**Task requirements**
Could you set down every entry below exactly as it is?

**Excerpted records**
-.-.-

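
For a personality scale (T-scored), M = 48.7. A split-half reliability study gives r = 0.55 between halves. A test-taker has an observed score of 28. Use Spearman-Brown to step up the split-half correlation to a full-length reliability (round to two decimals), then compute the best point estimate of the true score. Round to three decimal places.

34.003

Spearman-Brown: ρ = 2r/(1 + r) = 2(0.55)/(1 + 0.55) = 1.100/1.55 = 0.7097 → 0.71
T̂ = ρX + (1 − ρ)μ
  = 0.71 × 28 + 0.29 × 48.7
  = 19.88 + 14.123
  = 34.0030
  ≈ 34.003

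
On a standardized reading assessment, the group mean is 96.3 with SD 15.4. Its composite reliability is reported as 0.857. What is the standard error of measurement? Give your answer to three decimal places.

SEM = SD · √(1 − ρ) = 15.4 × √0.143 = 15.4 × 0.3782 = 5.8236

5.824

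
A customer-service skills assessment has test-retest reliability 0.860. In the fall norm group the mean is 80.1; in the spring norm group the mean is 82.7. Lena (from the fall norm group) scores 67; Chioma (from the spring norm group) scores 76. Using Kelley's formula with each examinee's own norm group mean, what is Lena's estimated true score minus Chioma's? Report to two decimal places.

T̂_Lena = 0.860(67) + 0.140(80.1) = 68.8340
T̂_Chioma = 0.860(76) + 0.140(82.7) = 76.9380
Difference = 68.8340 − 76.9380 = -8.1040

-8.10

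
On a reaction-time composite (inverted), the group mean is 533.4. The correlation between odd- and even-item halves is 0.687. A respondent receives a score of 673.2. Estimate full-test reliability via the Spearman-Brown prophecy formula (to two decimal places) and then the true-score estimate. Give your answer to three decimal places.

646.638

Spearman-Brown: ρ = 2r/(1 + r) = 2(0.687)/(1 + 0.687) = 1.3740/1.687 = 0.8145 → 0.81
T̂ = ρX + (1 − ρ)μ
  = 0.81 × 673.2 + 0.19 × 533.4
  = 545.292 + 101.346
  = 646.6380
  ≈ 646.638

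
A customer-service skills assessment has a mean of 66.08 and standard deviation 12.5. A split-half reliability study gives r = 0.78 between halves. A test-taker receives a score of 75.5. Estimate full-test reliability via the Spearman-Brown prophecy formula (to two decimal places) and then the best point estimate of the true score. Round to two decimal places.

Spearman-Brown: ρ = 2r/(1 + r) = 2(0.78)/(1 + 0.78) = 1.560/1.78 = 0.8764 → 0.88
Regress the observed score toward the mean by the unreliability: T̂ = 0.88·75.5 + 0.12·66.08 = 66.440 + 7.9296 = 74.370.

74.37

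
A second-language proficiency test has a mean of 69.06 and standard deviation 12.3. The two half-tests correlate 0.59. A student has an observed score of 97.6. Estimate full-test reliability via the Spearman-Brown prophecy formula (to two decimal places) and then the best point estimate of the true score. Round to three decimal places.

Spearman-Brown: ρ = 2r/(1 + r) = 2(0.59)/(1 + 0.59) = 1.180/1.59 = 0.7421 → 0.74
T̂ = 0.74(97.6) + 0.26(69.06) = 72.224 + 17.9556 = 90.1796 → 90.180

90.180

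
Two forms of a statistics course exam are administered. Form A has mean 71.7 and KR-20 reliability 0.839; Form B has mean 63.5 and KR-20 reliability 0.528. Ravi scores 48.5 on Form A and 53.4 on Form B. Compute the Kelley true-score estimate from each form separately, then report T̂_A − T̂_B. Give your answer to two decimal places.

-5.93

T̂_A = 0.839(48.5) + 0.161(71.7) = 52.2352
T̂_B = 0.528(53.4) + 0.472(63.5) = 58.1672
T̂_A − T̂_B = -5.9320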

-.-.-

**Exercise response**
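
For a personality scale (T-scored), M = 48.7. A split-half reliability study gives r = 0.55 between halves. A test-taker has an observed score of 28. Use Spearman-Brown to step up the split-half correlation to a full-length reliability (round to two decimals), then compute the best point estimate of the true score. Round to three decimal places.

34.003

Spearman-Brown: ρ = 2r/(1 + r) = 2(0.55)/(1 + 0.55) = 1.100/1.55 = 0.7097 → 0.71
T̂ = ρX + (1 − ρ)μ
  = 0.71 × 28 + 0.29 × 48.7
  = 19.88 + 14.123
  = 34.0030
  ≈ 34.003

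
On a standardized reading assessment, the group mean is 96.3 with SD 15.4. Its composite reliability is reported as 0.857. What is the standard error of measurement? Give your answer to three decimal places.

SEM = SD · √(1 − ρ) = 15.4 × √0.143 = 15.4 × 0.3782 = 5.8236

5.824

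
A customer-service skills assessment has test-retest reliability 0.860. In the fall norm group the mean is 80.1; in the spring norm group the mean is 82.7. Lena (from the fall norm group) scores 67; Chioma (from the spring norm group) scores 76. Using Kelley's formula with each examinee's own norm group mean, what is Lena's estimated true score minus Chioma's? Report to two decimal places.

T̂_Lena = 0.860(67) + 0.140(80.1) = 68.8340
T̂_Chioma = 0.860(76) + 0.140(82.7) = 76.9380
Difference = 68.8340 − 76.9380 = -8.1040

-8.10

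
On a reaction-time composite (inverted), the group mean is 533.4. The correlation between odd- and even-item halves is 0.687. A respondent receives a score of 673.2. Estimate full-test reliability via the Spearman-Brown prophecy formula (to two decimal places) and then the true-score estimate. Give your answer to three decimal places.

646.638

Spearman-Brown: ρ = 2r/(1 + r) = 2(0.687)/(1 + 0.687) = 1.3740/1.687 = 0.8145 → 0.81
T̂ = ρX + (1 − ρ)μ
  = 0.81 × 673.2 + 0.19 × 533.4
  = 545.292 + 101.346
  = 646.6380
  ≈ 646.638

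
A customer-service skills assessment has a mean of 66.08 and standard deviation 12.5. A split-half reliability study gives r = 0.78 between halves. A test-taker receives a score of 75.5. Estimate full-test reliability via the Spearman-Brown prophecy formula (to two decimal places) and then the best point estimate of the true score. Round to two decimal places.

Spearman-Brown: ρ = 2r/(1 + r) = 2(0.78)/(1 + 0.78) = 1.560/1.78 = 0.8764 → 0.88
Regress the observed score toward the mean by the unreliability: T̂ = 0.88·75.5 + 0.12·66.08 = 66.440 + 7.9296 = 74.370.

74.37

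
A second-language proficiency test has a mean of 69.06 and standard deviation 12.3. The two half-tests correlate 0.59. A student has an observed score of 97.6. Estimate full-test reliability via the Spearman-Brown prophecy formula (to two decimal places) and then the best point estimate of the true score. Round to three decimal places.

Spearman-Brown: ρ = 2r/(1 + r) = 2(0.59)/(1 + 0.59) = 1.180/1.59 = 0.7421 → 0.74
T̂ = 0.74(97.6) + 0.26(69.06) = 72.224 + 17.9556 = 90.1796 → 90.180

90.180

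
Two forms of a statistics course exam are administered. Form A has mean 71.7 and KR-20 reliability 0.839; Form B has mean 63.5 and KR-20 reliability 0.528. Ravi scores 48.5 on Form A and 53.4 on Form B. Compute the Kelley true-score estimate from each form separately, then report T̂_A − T̂_B. Give your answer to two decimal places.

-5.93

T̂_A = 0.839(48.5) + 0.161(71.7) = 52.2352
T̂_B = 0.528(53.4) + 0.472(63.5) = 58.1672
T̂_A − T̂_B = -5.9320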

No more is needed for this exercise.